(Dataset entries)
·····

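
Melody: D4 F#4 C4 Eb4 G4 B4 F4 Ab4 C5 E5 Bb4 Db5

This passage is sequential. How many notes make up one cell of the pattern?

4

There are 12 notes; a 4-note unit gives 3 cells:
D4 F#4 C4 Eb4 | G4 B4 F4 Ab4 | C5 E5 Bb4 Db5
That's a consistent up a 4th shift per cell, and no other grouping gives one.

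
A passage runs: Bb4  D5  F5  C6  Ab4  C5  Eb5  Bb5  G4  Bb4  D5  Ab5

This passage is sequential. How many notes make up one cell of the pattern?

4

Try groups of 4 (3 cells in 12 notes):
Bb4 D5 F5 C6 | Ab4 C5 Eb5 Bb5 | G4 Bb4 D5 Ab5
Each cell is the previous one down a 2nd — so the unit is 4 notes.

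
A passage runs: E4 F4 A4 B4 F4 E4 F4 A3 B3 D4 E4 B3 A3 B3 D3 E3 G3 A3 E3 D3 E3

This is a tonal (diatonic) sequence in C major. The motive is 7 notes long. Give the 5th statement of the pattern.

C2 D2 F2 G2 D2 C2 D2

Unit = 7 notes; the statements start on E4, A3, D3, moving down a 5th each time.
Carrying on: G2 → C2.
So cell 5 is C2 D2 F2 G2 D2 C2 D2.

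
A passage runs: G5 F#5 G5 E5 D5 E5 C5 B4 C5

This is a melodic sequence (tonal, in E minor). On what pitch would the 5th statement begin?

Taking 3-note groups, the heads are G5, E5, C5: the pattern moves down a 3rd.
Extending the heads down a 3rd: A4 → F#4.

F#4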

·····

> PROBLEM DETAILS:
Reproduce all the data precisely, word for word.

> WRITTEN ANSWER:
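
Melody: D4 F#4 C4 Eb4 G4 B4 F4 Ab4 C5 E5 Bb4 Db5

This passage is sequential. How many notes make up one cell of the pattern?

4

There are 12 notes; a 4-note unit gives 3 cells:
D4 F#4 C4 Eb4 | G4 B4 F4 Ab4 | C5 E5 Bb4 Db5
That's a consistent up a 4th shift per cell, and no other grouping gives one.

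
A passage runs: Bb4  D5  F5  C6  Ab4  C5  Eb5  Bb5  G4  Bb4  D5  Ab5

This passage is sequential. How many notes make up one cell of the pattern?

4

Try groups of 4 (3 cells in 12 notes):
Bb4 D5 F5 C6 | Ab4 C5 Eb5 Bb5 | G4 Bb4 D5 Ab5
Each cell is the previous one down a 2nd — so the unit is 4 notes.

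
A passage runs: E4 F4 A4 B4 F4 E4 F4 A3 B3 D4 E4 B3 A3 B3 D3 E3 G3 A3 E3 D3 E3

This is a tonal (diatonic) sequence in C major. The motive is 7 notes long. Give the 5th statement of the pattern.

C2 D2 F2 G2 D2 C2 D2

Unit = 7 notes; the statements start on E4, A3, D3, moving down a 5th each time.
Carrying on: G2 → C2.
So cell 5 is C2 D2 F2 G2 D2 C2 D2.

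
A passage runs: G5 F#5 G5 E5 D5 E5 C5 B4 C5

This is a melodic sequence (tonal, in E minor). On what pitch would the 5th statement begin?

Taking 3-note groups, the heads are G5, E5, C5: the pattern moves down a 3rd.
Extending the heads down a 3rd: A4 → F#4.

F#4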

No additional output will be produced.